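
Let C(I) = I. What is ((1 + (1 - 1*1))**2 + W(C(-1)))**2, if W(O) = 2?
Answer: 9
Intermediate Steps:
((1 + (1 - 1*1))**2 + W(C(-1)))**2 = ((1 + (1 - 1*1))**2 + 2)**2 = ((1 + (1 - 1))**2 + 2)**2 = ((1 + 0)**2 + 2)**2 = (1**2 + 2)**2 = (1 + 2)**2 = 3**2 = 9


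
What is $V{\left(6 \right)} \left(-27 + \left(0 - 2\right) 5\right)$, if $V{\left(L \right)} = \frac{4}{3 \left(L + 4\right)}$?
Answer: $- \frac{74}{15} \approx -4.9333$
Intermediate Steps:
$V{\left(L \right)} = \frac{4}{12 + 3 L}$ ($V{\left(L \right)} = \frac{4}{3 \left(4 + L\right)} = \frac{4}{12 + 3 L}$)
$V{\left(6 \right)} \left(-27 + \left(0 - 2\right) 5\right) = \frac{4}{3 \left(4 + 6\right)} \left(-27 + \left(0 - 2\right) 5\right) = \frac{4}{3 \cdot 10} \left(-27 - 10\right) = \frac{4}{3} \cdot \frac{1}{10} \left(-27 - 10\right) = \frac{2}{15} \left(-37\right) = - \frac{74}{15}$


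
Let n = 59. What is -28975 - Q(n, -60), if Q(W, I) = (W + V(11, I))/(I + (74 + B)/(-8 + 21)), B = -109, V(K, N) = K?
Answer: -4722743/163 ≈ -28974.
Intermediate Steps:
Q(W, I) = (11 + W)/(-35/13 + I) (Q(W, I) = (W + 11)/(I + (74 - 109)/(-8 + 21)) = (11 + W)/(I - 35/13) = (11 + W)/(-35/13 + I))
-28975 - Q(n, -60) = -28975 - 13*(11 + 59)/(-35 + 13*(-60)) = -28975 - 13*70/(-35 - 780) = -28975 - 13*70/(-815) = -28975 - 13*(-1)*70/815 = -28975 - 1*(-182/163) = -28975 + 182/163 = -4722743/163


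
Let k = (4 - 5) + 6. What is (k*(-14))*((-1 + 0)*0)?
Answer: 0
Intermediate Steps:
k = 5 (k = -1 + 6 = 5)
(k*(-14))*((-1 + 0)*0) = (5*(-14))*((-1 + 0)*0) = -(-70)*0 = -70*0 = 0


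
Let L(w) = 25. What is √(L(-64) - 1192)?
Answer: I*√1167 ≈ 34.161*I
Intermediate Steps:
√(L(-64) - 1192) = √(25 - 1192) = √(-1167) = I*√1167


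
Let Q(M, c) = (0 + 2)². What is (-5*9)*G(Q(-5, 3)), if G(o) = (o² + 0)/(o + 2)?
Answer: -120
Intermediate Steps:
Q(M, c) = 4 (Q(M, c) = 2² = 4)
G(o) = o²/(2 + o)
(-5*9)*G(Q(-5, 3)) = (-5*9)*(4²/(2 + 4)) = -720/6 = -45*8/3 = -120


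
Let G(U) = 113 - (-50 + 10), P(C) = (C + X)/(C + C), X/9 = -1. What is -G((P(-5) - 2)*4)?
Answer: -153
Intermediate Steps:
X = -9 (X = 9*(-1) = -9)
P(C) = (-9 + C)/(2*C) (P(C) = (C - 9)/(C + C) = (-9 + C)/((2*C)) = (-9 + C)*(1/(2*C)) = (-9 + C)/(2*C))
G(U) = 153 (G(U) = 113 - 1*(-40) = 113 + 40 = 153)
-G((P(-5) - 2)*4) = -1*153 = -153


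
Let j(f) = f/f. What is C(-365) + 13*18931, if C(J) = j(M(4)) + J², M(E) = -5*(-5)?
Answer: 379329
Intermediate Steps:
M(E) = 25
j(f) = 1
C(J) = 1 + J²
C(-365) + 13*18931 = (1 + (-365)²) + 13*18931 = (1 + 133225) + 246103 = 133226 + 246103 = 379329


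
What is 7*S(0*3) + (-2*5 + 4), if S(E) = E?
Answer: -6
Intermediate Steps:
7*S(0*3) + (-2*5 + 4) = 7*(0*3) + (-2*5 + 4) = 7*0 + (-10 + 4) = 0 - 6 = -6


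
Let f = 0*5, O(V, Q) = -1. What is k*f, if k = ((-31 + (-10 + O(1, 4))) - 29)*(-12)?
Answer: 0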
○ ○ ○ ○ ○ ○ ○
▸ **Your goal**
Restate the full data above, keeping each word intact.

▸ **Answer area**
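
Let C(I) = I. What is ((1 + (1 - 1*1))**2 + W(C(-1)))**2, if W(O) = 2?
Answer: 9
Intermediate Steps:
((1 + (1 - 1*1))**2 + W(C(-1)))**2 = ((1 + (1 - 1*1))**2 + 2)**2 = ((1 + (1 - 1))**2 + 2)**2 = ((1 + 0)**2 + 2)**2 = (1**2 + 2)**2 = (1 + 2)**2 = 3**2 = 9


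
What is $V{\left(6 \right)} \left(-27 + \left(0 - 2\right) 5\right)$, if $V{\left(L \right)} = \frac{4}{3 \left(L + 4\right)}$?
Answer: $- \frac{74}{15} \approx -4.9333$
Intermediate Steps:
$V{\left(L \right)} = \frac{4}{12 + 3 L}$ ($V{\left(L \right)} = \frac{4}{3 \left(4 + L\right)} = \frac{4}{12 + 3 L}$)
$V{\left(6 \right)} \left(-27 + \left(0 - 2\right) 5\right) = \frac{4}{3 \left(4 + 6\right)} \left(-27 + \left(0 - 2\right) 5\right) = \frac{4}{3 \cdot 10} \left(-27 - 10\right) = \frac{4}{3} \cdot \frac{1}{10} \left(-27 - 10\right) = \frac{2}{15} \left(-37\right) = - \frac{74}{15}$


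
Let n = 59. What is -28975 - Q(n, -60), if Q(W, I) = (W + V(11, I))/(I + (74 + B)/(-8 + 21)), B = -109, V(K, N) = K?
Answer: -4722743/163 ≈ -28974.
Intermediate Steps:
Q(W, I) = (11 + W)/(-35/13 + I) (Q(W, I) = (W + 11)/(I + (74 - 109)/(-8 + 21)) = (11 + W)/(I - 35/13) = (11 + W)/(-35/13 + I))
-28975 - Q(n, -60) = -28975 - 13*(11 + 59)/(-35 + 13*(-60)) = -28975 - 13*70/(-35 - 780) = -28975 - 13*70/(-815) = -28975 - 13*(-1)*70/815 = -28975 - 1*(-182/163) = -28975 + 182/163 = -4722743/163


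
Let k = (4 - 5) + 6. What is (k*(-14))*((-1 + 0)*0)?
Answer: 0
Intermediate Steps:
k = 5 (k = -1 + 6 = 5)
(k*(-14))*((-1 + 0)*0) = (5*(-14))*((-1 + 0)*0) = -(-70)*0 = -70*0 = 0


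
Let L(w) = 25. What is √(L(-64) - 1192)?
Answer: I*√1167 ≈ 34.161*I
Intermediate Steps:
√(L(-64) - 1192) = √(25 - 1192) = √(-1167) = I*√1167


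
Let Q(M, c) = (0 + 2)². What is (-5*9)*G(Q(-5, 3)), if G(o) = (o² + 0)/(o + 2)?
Answer: -120
Intermediate Steps:
Q(M, c) = 4 (Q(M, c) = 2² = 4)
G(o) = o²/(2 + o)
(-5*9)*G(Q(-5, 3)) = (-5*9)*(4²/(2 + 4)) = -720/6 = -45*8/3 = -120


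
Let G(U) = 113 - (-50 + 10), P(C) = (C + X)/(C + C), X/9 = -1. What is -G((P(-5) - 2)*4)?
Answer: -153
Intermediate Steps:
X = -9 (X = 9*(-1) = -9)
P(C) = (-9 + C)/(2*C) (P(C) = (C - 9)/(C + C) = (-9 + C)/((2*C)) = (-9 + C)*(1/(2*C)) = (-9 + C)/(2*C))
G(U) = 153 (G(U) = 113 - 1*(-40) = 113 + 40 = 153)
-G((P(-5) - 2)*4) = -1*153 = -153


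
Let j(f) = f/f. What is C(-365) + 13*18931, if C(J) = j(M(4)) + J², M(E) = -5*(-5)?
Answer: 379329
Intermediate Steps:
M(E) = 25
j(f) = 1
C(J) = 1 + J²
C(-365) + 13*18931 = (1 + (-365)²) + 13*18931 = (1 + 133225) + 246103 = 133226 + 246103 = 379329


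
What is 7*S(0*3) + (-2*5 + 4), if S(E) = E?
Answer: -6
Intermediate Steps:
7*S(0*3) + (-2*5 + 4) = 7*(0*3) + (-2*5 + 4) = 7*0 + (-10 + 4) = 0 - 6 = -6


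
Let f = 0*5, O(V, Q) = -1. What is k*f, if k = ((-31 + (-10 + O(1, 4))) - 29)*(-12)?
Answer: 0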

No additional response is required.